- What is needed
Could you return every line of the records below that contains the word "meters"?

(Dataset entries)
= Beginning of Section =
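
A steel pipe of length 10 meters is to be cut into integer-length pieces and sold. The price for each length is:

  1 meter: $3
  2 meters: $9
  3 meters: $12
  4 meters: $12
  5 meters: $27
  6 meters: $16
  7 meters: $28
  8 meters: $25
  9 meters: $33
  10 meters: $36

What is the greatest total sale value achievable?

Build best[k] bottom-up: best[k] = max over allowed piece i of (p[i] + best[k−i]).
best[1] = 3
best[2] = max(3+3, 9+0) = 9
best[3] = max(3+9, 9+3, 12+0) = 12
best[4] = max(3+12, 9+9, 12+3, 12+0) = 18
best[5] = max(3+18, 9+12, 12+9, 12+3, 27+0) = 27
best[6] = max(3+27, 9+18, 12+12, 12+9, 27+3, 16+0) = 30
best[7] = max(3+30, 9+27, 12+18, …, 16+3, 28+0) = 36
best[8] = max(3+36, 9+30, 12+27, …, 28+3, 25+0) = 39
best[9] = max(3+39, 9+36, 12+30, …, 25+3, 33+0) = 45
best[10] = max(3+45, 9+39, 12+36, …, 33+3, 36+0) = 54
One optimal cutting: 5 + 5 → $27 + $27 = $54.

54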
= End of Section =
- Task solution
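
A steel pipe of length 10 meters is to be cut into integer-length pieces and sold. The price for each length is:
  2 meters: $9
  3 meters: $12
  4 meters: $12
  5 meters: $27
  6 meters: $16
  7 meters: $28
  8 meters: $25
  9 meters: $33
  10 meters: $36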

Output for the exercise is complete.